▸ **Your task**:
Copy every line below where the string "indices" is found.

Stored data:
•••
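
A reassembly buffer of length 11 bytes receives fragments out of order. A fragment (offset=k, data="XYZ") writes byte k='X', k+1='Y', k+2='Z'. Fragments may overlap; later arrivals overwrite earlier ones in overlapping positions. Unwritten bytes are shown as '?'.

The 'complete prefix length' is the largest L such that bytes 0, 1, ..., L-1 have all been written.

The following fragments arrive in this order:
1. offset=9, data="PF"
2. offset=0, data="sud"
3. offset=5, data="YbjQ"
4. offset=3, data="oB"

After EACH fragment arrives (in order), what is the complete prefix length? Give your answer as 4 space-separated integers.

Fragment 1: offset=9 data="PF" -> buffer=?????????PF -> prefix_len=0
Fragment 2: offset=0 data="sud" -> buffer=sud??????PF -> prefix_len=3
Fragment 3: offset=5 data="YbjQ" -> buffer=sud??YbjQPF -> prefix_len=3
Fragment 4: offset=3 data="oB" -> buffer=sudoBYbjQPF -> prefix_len=11

Answer: 0 3 3 11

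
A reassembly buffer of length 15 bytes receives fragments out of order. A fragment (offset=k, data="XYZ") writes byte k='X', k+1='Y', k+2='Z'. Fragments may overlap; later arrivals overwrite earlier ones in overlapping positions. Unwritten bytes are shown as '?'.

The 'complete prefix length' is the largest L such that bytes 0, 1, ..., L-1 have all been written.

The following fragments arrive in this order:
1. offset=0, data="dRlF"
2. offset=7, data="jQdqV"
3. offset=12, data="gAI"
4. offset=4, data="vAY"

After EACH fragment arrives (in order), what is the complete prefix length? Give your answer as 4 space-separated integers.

Answer: 4 4 4 15

Derivation:
Fragment 1: offset=0 data="dRlF" -> buffer=dRlF??????????? -> prefix_len=4
Fragment 2: offset=7 data="jQdqV" -> buffer=dRlF???jQdqV??? -> prefix_len=4
Fragment 3: offset=12 data="gAI" -> buffer=dRlF???jQdqVgAI -> prefix_len=4
Fragment 4: offset=4 data="vAY" -> buffer=dRlFvAYjQdqVgAI -> prefix_len=15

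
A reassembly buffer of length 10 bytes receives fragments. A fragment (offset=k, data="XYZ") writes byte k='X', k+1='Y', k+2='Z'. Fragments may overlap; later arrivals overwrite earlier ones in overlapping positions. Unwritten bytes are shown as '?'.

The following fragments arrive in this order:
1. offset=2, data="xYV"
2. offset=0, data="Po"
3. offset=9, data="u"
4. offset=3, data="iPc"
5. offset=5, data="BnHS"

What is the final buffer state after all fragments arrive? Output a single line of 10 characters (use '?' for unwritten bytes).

Fragment 1: offset=2 data="xYV" -> buffer=??xYV?????
Fragment 2: offset=0 data="Po" -> buffer=PoxYV?????
Fragment 3: offset=9 data="u" -> buffer=PoxYV????u
Fragment 4: offset=3 data="iPc" -> buffer=PoxiPc???u
Fragment 5: offset=5 data="BnHS" -> buffer=PoxiPBnHSu

Answer: PoxiPBnHSu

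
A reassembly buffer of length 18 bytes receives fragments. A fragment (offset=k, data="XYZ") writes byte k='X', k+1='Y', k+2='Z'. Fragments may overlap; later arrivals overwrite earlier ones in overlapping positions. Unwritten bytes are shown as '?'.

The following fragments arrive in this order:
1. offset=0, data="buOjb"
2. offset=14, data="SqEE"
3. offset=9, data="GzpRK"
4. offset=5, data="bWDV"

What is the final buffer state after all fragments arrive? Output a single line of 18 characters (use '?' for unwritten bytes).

Answer: buOjbbWDVGzpRKSqEE

Derivation:
Fragment 1: offset=0 data="buOjb" -> buffer=buOjb?????????????
Fragment 2: offset=14 data="SqEE" -> buffer=buOjb?????????SqEE
Fragment 3: offset=9 data="GzpRK" -> buffer=buOjb????GzpRKSqEE
Fragment 4: offset=5 data="bWDV" -> buffer=buOjbbWDVGzpRKSqEE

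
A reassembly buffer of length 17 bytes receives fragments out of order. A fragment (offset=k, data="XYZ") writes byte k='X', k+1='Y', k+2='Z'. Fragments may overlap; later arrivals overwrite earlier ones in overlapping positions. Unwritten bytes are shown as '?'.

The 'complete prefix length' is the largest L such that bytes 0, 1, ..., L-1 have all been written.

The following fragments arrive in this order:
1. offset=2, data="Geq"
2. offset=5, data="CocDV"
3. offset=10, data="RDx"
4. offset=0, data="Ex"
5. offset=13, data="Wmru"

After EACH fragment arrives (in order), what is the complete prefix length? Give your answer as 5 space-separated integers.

Fragment 1: offset=2 data="Geq" -> buffer=??Geq???????????? -> prefix_len=0
Fragment 2: offset=5 data="CocDV" -> buffer=??GeqCocDV??????? -> prefix_len=0
Fragment 3: offset=10 data="RDx" -> buffer=??GeqCocDVRDx???? -> prefix_len=0
Fragment 4: offset=0 data="Ex" -> buffer=ExGeqCocDVRDx???? -> prefix_len=13
Fragment 5: offset=13 data="Wmru" -> buffer=ExGeqCocDVRDxWmru -> prefix_len=17

Answer: 0 0 0 13 17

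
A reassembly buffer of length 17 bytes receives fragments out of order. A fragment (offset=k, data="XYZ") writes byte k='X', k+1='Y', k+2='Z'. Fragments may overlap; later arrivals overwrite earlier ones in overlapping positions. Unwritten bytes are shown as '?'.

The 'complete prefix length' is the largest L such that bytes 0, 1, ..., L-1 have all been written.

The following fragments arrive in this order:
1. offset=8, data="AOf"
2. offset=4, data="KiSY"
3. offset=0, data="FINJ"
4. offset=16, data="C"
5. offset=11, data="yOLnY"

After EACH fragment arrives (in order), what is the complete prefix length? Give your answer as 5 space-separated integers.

Answer: 0 0 11 11 17

Derivation:
Fragment 1: offset=8 data="AOf" -> buffer=????????AOf?????? -> prefix_len=0
Fragment 2: offset=4 data="KiSY" -> buffer=????KiSYAOf?????? -> prefix_len=0
Fragment 3: offset=0 data="FINJ" -> buffer=FINJKiSYAOf?????? -> prefix_len=11
Fragment 4: offset=16 data="C" -> buffer=FINJKiSYAOf?????C -> prefix_len=11
Fragment 5: offset=11 data="yOLnY" -> buffer=FINJKiSYAOfyOLnYC -> prefix_len=17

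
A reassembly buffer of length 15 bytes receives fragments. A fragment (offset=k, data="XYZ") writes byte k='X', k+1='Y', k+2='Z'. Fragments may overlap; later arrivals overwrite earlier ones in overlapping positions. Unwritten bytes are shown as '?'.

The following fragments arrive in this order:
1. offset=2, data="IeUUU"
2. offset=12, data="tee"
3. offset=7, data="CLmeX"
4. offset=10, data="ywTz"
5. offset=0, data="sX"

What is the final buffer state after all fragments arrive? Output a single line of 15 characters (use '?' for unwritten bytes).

Answer: sXIeUUUCLmywTze

Derivation:
Fragment 1: offset=2 data="IeUUU" -> buffer=??IeUUU????????
Fragment 2: offset=12 data="tee" -> buffer=??IeUUU?????tee
Fragment 3: offset=7 data="CLmeX" -> buffer=??IeUUUCLmeXtee
Fragment 4: offset=10 data="ywTz" -> buffer=??IeUUUCLmywTze
Fragment 5: offset=0 data="sX" -> buffer=sXIeUUUCLmywTze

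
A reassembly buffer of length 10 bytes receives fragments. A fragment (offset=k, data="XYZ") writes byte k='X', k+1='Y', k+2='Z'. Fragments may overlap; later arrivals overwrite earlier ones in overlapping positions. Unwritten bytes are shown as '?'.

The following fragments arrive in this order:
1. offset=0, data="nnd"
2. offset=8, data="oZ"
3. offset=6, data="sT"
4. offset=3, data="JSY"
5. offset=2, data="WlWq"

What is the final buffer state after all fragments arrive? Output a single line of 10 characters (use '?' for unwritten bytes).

Fragment 1: offset=0 data="nnd" -> buffer=nnd???????
Fragment 2: offset=8 data="oZ" -> buffer=nnd?????oZ
Fragment 3: offset=6 data="sT" -> buffer=nnd???sToZ
Fragment 4: offset=3 data="JSY" -> buffer=nndJSYsToZ
Fragment 5: offset=2 data="WlWq" -> buffer=nnWlWqsToZ

Answer: nnWlWqsToZ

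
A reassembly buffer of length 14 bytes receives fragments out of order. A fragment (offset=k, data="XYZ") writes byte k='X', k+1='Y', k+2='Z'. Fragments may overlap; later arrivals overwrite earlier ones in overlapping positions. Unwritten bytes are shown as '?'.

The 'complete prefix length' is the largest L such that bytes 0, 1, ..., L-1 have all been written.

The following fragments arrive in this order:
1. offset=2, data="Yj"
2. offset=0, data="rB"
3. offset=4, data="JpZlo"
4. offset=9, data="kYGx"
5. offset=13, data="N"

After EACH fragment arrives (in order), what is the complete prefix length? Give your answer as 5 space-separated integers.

Answer: 0 4 9 13 14

Derivation:
Fragment 1: offset=2 data="Yj" -> buffer=??Yj?????????? -> prefix_len=0
Fragment 2: offset=0 data="rB" -> buffer=rBYj?????????? -> prefix_len=4
Fragment 3: offset=4 data="JpZlo" -> buffer=rBYjJpZlo????? -> prefix_len=9
Fragment 4: offset=9 data="kYGx" -> buffer=rBYjJpZlokYGx? -> prefix_len=13
Fragment 5: offset=13 data="N" -> buffer=rBYjJpZlokYGxN -> prefix_len=14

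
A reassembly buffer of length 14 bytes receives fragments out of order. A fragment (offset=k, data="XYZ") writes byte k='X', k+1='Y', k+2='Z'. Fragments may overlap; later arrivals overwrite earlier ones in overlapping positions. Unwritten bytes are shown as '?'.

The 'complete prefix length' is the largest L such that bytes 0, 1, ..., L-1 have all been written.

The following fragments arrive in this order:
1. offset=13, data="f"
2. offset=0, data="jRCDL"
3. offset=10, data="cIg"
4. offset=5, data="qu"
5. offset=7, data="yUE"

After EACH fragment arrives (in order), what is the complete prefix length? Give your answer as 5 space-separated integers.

Fragment 1: offset=13 data="f" -> buffer=?????????????f -> prefix_len=0
Fragment 2: offset=0 data="jRCDL" -> buffer=jRCDL????????f -> prefix_len=5
Fragment 3: offset=10 data="cIg" -> buffer=jRCDL?????cIgf -> prefix_len=5
Fragment 4: offset=5 data="qu" -> buffer=jRCDLqu???cIgf -> prefix_len=7
Fragment 5: offset=7 data="yUE" -> buffer=jRCDLquyUEcIgf -> prefix_len=14

Answer: 0 5 5 7 14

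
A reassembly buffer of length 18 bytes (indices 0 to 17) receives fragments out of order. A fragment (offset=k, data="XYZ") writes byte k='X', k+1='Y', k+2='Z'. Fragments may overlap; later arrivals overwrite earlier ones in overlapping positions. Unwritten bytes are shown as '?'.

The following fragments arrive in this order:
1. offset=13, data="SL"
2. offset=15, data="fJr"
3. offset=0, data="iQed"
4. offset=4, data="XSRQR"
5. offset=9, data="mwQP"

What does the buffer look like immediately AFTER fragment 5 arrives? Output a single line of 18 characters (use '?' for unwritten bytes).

Fragment 1: offset=13 data="SL" -> buffer=?????????????SL???
Fragment 2: offset=15 data="fJr" -> buffer=?????????????SLfJr
Fragment 3: offset=0 data="iQed" -> buffer=iQed?????????SLfJr
Fragment 4: offset=4 data="XSRQR" -> buffer=iQedXSRQR????SLfJr
Fragment 5: offset=9 data="mwQP" -> buffer=iQedXSRQRmwQPSLfJr

Answer: iQedXSRQRmwQPSLfJr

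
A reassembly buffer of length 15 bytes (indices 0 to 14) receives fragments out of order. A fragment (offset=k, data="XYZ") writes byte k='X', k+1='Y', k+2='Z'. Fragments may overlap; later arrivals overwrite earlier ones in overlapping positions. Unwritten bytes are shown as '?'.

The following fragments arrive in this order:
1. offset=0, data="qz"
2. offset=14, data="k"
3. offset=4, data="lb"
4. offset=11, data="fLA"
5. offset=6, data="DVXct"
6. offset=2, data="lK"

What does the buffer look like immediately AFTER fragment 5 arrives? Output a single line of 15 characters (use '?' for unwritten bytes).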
•••
▸ **Result of this exercise**:
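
A reassembly buffer of length 18 bytes (indices 0 to 17) receives fragments out of order. A fragment (offset=k, data="XYZ") writes byte k='X', k+1='Y', k+2='Z'. Fragments may overlap; later arrivals overwrite earlier ones in overlapping positions. Unwritten bytes are shown as '?'.
A reassembly buffer of length 15 bytes (indices 0 to 14) receives fragments out of order. A fragment (offset=k, data="XYZ") writes byte k='X', k+1='Y', k+2='Z'. Fragments may overlap; later arrivals overwrite earlier ones in overlapping positions. Unwritten bytes are shown as '?'.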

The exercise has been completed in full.